[Task to complete] Produce a verbatim transcription of the records below, beginning at the line containing "Find d/dx [26x^9]." and ending at the final line; include only those lines.

Top of Data shown

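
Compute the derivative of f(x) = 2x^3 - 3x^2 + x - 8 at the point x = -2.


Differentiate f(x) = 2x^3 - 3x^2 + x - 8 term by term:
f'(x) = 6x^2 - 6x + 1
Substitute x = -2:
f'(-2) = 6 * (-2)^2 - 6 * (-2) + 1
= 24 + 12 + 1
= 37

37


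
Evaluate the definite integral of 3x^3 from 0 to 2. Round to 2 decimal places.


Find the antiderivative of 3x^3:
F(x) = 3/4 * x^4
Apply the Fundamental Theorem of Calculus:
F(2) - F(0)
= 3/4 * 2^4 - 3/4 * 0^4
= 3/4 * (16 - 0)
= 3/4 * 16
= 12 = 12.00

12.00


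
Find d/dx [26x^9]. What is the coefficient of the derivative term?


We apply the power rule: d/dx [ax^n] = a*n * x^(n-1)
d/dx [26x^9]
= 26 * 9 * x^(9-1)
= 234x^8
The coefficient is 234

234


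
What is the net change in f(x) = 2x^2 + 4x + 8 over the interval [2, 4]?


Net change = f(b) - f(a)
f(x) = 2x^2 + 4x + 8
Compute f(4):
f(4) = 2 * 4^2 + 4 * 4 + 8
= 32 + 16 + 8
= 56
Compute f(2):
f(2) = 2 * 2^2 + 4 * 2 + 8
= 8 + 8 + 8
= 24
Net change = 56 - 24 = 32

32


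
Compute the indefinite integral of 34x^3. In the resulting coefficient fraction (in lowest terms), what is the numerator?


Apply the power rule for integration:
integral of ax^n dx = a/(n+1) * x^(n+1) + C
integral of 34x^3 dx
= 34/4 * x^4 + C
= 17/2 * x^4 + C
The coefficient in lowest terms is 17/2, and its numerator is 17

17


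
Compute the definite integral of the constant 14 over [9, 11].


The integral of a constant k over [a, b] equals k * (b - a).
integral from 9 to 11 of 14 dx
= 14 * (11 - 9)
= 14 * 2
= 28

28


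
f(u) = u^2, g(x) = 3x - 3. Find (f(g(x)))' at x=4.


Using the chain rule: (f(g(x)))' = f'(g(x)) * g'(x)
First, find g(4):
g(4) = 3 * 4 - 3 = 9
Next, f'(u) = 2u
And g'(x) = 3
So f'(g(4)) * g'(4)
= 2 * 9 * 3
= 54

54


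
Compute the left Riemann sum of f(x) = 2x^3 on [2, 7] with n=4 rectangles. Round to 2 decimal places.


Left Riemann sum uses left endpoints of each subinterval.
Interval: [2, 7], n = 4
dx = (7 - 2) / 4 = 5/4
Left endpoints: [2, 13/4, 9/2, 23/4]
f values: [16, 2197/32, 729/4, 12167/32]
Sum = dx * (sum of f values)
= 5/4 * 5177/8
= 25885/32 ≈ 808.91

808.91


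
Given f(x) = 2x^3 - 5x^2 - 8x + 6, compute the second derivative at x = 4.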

Bottom of Data shown

[Result of this task]
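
Find d/dx [26x^9]. What is the coefficient of the derivative term?


We apply the power rule: d/dx [ax^n] = a*n * x^(n-1)
d/dx [26x^9]
= 26 * 9 * x^(9-1)
= 234x^8
The coefficient is 234

234


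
What is the net change in f(x) = 2x^2 + 4x + 8 over the interval [2, 4]?


Net change = f(b) - f(a)
f(x) = 2x^2 + 4x + 8
Compute f(4):
f(4) = 2 * 4^2 + 4 * 4 + 8
= 32 + 16 + 8
= 56
Compute f(2):
f(2) = 2 * 2^2 + 4 * 2 + 8
= 8 + 8 + 8
= 24
Net change = 56 - 24 = 32

32


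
Compute the indefinite integral of 34x^3. In the resulting coefficient fraction (in lowest terms), what is the numerator?


Apply the power rule for integration:
integral of ax^n dx = a/(n+1) * x^(n+1) + C
integral of 34x^3 dx
= 34/4 * x^4 + C
= 17/2 * x^4 + C
The coefficient in lowest terms is 17/2, and its numerator is 17

17


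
Compute the definite integral of the constant 14 over [9, 11].


The integral of a constant k over [a, b] equals k * (b - a).
integral from 9 to 11 of 14 dx
= 14 * (11 - 9)
= 14 * 2
= 28

28


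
f(u) = u^2, g(x) = 3x - 3. Find (f(g(x)))' at x=4.


Using the chain rule: (f(g(x)))' = f'(g(x)) * g'(x)
First, find g(4):
g(4) = 3 * 4 - 3 = 9
Next, f'(u) = 2u
And g'(x) = 3
So f'(g(4)) * g'(4)
= 2 * 9 * 3
= 54

54


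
Compute the left Riemann sum of f(x) = 2x^3 on [2, 7] with n=4 rectangles. Round to 2 decimal places.


Left Riemann sum uses left endpoints of each subinterval.
Interval: [2, 7], n = 4
dx = (7 - 2) / 4 = 5/4
Left endpoints: [2, 13/4, 9/2, 23/4]
f values: [16, 2197/32, 729/4, 12167/32]
Sum = dx * (sum of f values)
= 5/4 * 5177/8
= 25885/32 ≈ 808.91

808.91


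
Given f(x) = 2x^3 - 5x^2 - 8x + 6, compute the second derivative at x = 4.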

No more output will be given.